Exercise requirements:
Each line of the material that mentions the word "available" is to be copied.

○ ○ ○ ○ ○

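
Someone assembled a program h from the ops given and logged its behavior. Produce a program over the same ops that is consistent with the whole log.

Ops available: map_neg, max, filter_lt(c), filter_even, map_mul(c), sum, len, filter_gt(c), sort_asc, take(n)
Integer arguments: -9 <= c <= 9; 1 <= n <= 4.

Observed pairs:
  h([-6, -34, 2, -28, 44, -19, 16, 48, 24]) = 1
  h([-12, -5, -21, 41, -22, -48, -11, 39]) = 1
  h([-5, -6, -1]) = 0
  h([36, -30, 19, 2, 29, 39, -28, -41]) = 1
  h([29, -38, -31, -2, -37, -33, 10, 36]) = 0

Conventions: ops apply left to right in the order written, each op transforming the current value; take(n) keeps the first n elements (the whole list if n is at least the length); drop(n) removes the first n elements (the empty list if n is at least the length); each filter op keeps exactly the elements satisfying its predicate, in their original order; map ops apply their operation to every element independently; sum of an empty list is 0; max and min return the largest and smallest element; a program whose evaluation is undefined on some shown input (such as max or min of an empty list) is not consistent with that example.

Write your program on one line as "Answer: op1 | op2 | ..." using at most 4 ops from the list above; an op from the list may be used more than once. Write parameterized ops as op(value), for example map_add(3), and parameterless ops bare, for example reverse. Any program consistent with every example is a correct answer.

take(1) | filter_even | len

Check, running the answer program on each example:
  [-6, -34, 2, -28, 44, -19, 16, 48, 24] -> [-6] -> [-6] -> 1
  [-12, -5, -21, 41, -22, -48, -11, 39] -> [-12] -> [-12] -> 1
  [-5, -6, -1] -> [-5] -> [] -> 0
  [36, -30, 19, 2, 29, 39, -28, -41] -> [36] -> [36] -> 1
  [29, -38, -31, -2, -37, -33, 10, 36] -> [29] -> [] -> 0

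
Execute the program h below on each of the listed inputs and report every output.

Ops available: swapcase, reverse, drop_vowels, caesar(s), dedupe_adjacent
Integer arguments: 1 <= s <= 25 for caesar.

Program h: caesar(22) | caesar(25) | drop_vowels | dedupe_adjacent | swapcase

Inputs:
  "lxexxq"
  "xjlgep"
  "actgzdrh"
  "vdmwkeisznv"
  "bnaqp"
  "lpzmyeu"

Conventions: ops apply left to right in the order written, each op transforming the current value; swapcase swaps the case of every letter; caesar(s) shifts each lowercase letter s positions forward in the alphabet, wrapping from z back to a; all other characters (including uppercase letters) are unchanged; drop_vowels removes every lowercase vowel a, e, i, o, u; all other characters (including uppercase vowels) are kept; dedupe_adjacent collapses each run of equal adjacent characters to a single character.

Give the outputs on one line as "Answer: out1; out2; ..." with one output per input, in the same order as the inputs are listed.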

○ ○ ○ ○ ○

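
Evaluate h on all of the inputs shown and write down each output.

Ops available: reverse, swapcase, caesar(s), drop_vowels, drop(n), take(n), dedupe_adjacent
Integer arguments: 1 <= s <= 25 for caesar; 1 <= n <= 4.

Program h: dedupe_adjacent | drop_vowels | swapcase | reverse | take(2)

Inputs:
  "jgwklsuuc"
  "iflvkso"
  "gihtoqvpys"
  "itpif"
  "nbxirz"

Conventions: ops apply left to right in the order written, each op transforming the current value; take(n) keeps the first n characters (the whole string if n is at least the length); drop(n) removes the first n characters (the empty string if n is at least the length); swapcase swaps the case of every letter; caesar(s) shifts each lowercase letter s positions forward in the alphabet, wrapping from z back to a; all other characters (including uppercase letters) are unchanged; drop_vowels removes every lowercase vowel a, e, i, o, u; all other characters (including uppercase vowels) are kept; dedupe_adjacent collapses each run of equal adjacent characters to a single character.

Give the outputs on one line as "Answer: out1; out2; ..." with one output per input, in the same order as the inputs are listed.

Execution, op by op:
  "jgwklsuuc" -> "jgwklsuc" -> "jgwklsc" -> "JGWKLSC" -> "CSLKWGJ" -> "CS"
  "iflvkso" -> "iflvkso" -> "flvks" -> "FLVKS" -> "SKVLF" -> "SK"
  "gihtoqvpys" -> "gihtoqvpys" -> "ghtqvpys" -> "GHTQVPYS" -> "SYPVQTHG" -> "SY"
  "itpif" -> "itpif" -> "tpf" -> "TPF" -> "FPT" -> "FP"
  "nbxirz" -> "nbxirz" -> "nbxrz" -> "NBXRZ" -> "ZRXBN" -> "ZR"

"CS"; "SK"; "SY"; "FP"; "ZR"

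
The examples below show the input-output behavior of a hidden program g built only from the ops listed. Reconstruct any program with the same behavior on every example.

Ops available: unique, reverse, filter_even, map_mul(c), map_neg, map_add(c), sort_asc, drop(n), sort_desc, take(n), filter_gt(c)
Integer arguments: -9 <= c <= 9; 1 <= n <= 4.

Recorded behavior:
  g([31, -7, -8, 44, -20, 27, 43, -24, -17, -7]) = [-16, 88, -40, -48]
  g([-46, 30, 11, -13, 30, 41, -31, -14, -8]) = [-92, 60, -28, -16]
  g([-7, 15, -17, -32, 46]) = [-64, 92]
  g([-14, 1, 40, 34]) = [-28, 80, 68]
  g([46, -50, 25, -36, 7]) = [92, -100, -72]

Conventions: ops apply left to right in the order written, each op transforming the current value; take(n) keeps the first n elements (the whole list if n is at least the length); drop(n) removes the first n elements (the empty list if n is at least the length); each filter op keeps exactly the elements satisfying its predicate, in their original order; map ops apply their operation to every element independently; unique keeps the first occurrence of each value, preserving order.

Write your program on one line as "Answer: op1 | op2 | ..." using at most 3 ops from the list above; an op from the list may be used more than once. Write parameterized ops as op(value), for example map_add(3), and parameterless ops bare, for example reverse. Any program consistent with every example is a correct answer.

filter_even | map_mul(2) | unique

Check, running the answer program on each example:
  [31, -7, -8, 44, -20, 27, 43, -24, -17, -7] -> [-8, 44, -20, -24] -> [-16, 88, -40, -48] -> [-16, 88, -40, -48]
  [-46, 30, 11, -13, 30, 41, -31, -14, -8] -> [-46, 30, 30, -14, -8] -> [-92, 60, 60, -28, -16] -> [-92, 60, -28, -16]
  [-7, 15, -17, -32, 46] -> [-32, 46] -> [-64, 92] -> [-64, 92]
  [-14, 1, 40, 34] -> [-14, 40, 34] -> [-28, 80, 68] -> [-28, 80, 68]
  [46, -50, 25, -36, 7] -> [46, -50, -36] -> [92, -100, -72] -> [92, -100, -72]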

○ ○ ○ ○ ○

Solution for this task:
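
Ops available: map_neg, max, filter_lt(c), filter_even, map_mul(c), sum, len, filter_gt(c), sort_asc, take(n)
Ops available: swapcase, reverse, drop_vowels, caesar(s), dedupe_adjacent
Ops available: reverse, swapcase, caesar(s), drop_vowels, drop(n), take(n), dedupe_adjacent
Ops available: unique, reverse, filter_even, map_mul(c), map_neg, map_add(c), sort_asc, drop(n), sort_desc, take(n), filter_gt(c)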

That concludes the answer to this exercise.